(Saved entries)
┌──
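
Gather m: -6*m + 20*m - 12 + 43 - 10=14*m + 21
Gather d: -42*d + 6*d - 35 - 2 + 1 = -36*d - 36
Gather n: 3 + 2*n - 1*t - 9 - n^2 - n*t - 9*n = -n^2 + n*(-t - 7) - t - 6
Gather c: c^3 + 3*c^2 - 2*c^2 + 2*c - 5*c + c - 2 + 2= c^3 + c^2 - 2*c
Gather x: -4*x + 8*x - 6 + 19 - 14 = 4*x - 1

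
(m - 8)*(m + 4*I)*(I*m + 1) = I*m^3 - 3*m^2 - 8*I*m^2 + 24*m + 4*I*m - 32*I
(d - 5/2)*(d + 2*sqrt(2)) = d^2 - 5*d/2 + 2*sqrt(2)*d - 5*sqrt(2)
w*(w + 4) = w^2 + 4*w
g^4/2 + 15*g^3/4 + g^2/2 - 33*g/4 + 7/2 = (g/2 + 1)*(g - 1)*(g - 1/2)*(g + 7)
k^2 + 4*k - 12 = (k - 2)*(k + 6)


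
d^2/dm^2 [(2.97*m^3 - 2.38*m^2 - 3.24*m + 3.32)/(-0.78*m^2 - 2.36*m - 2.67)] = (7.105427357601e-15*m^4 - 25.532556*m^3 - 154.14624*m^2 - 204.191478*m - 30.051892)/(0.474552*m^6 + 4.307472*m^5 + 17.906148*m^4 + 42.633872*m^3 + 61.294122*m^2 + 50.472612*m + 19.034163)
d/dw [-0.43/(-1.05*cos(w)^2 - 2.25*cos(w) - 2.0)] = (0.903*cos(w) + 0.9675)*sin(w)/(1.05*cos(w)^2 + 2.25*cos(w) + 2.0)^2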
└──
◆ **Exercise description**: Go through the data and show every line where "Gather" occurs.

◆ **Your solution**:
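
Gather m: -6*m + 20*m - 12 + 43 - 10=14*m + 21
Gather d: -42*d + 6*d - 35 - 2 + 1 = -36*d - 36
Gather n: 3 + 2*n - 1*t - 9 - n^2 - n*t - 9*n = -n^2 + n*(-t - 7) - t - 6
Gather c: c^3 + 3*c^2 - 2*c^2 + 2*c - 5*c + c - 2 + 2= c^3 + c^2 - 2*c
Gather x: -4*x + 8*x - 6 + 19 - 14 = 4*x - 1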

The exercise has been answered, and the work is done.